• **Provided records**
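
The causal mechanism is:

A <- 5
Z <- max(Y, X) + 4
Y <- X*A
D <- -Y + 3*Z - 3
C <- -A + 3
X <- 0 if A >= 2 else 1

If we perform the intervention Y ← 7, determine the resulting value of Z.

11

The intervention breaks the incoming arrows to Y: Y <- X*A no longer applies, and Y = 7.
X = 0 if A >= 2 else 1  [with A=5]  = 0
Z = max(Y, X) + 4  [with Y=7, X=0]  = 11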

• **Exercise instructions**
The material is to be given again in full and without variation.

• **Task response**
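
The causal mechanism is:

A <- 5
Z <- max(Y, X) + 4
Y <- X*A
D <- -Y + 3*Z - 3
C <- -A + 3
X <- 0 if A >= 2 else 1

If we perform the intervention Y ← 7, determine the resulting value of Z.

11

The intervention breaks the incoming arrows to Y: Y <- X*A no longer applies, and Y = 7.
X = 0 if A >= 2 else 1  [with A=5]  = 0
Z = max(Y, X) + 4  [with Y=7, X=0]  = 11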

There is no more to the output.